▶ _YOUR GOAL_
The task calls for every line of the data to be retyped exactly.

▶ _PROVIDED RECORDS_
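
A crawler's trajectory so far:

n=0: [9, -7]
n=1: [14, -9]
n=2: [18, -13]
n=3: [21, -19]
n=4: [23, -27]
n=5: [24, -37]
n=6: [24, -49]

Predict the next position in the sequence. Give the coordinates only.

[23, -63]

Taking differences between consecutive positions: [+5, -2], [+4, -4], [+3, -6], [+2, -8], [+1, -10], [+0, -12]. These grow by [-1, -2] each step.
step 7: [24, -49] + [-1, -14] → [23, -63]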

▶ _OUTPUT OF THE EXERCISE_
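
A crawler's trajectory so far:

n=0: [9, -7]
n=1: [14, -9]
n=2: [18, -13]
n=3: [21, -19]
n=4: [23, -27]
n=5: [24, -37]
n=6: [24, -49]

Predict the next position in the sequence. Give the coordinates only.

[23, -63]

Taking differences between consecutive positions: [+5, -2], [+4, -4], [+3, -6], [+2, -8], [+1, -10], [+0, -12]. These grow by [-1, -2] each step.
step 7: [24, -49] + [-1, -14] → [23, -63]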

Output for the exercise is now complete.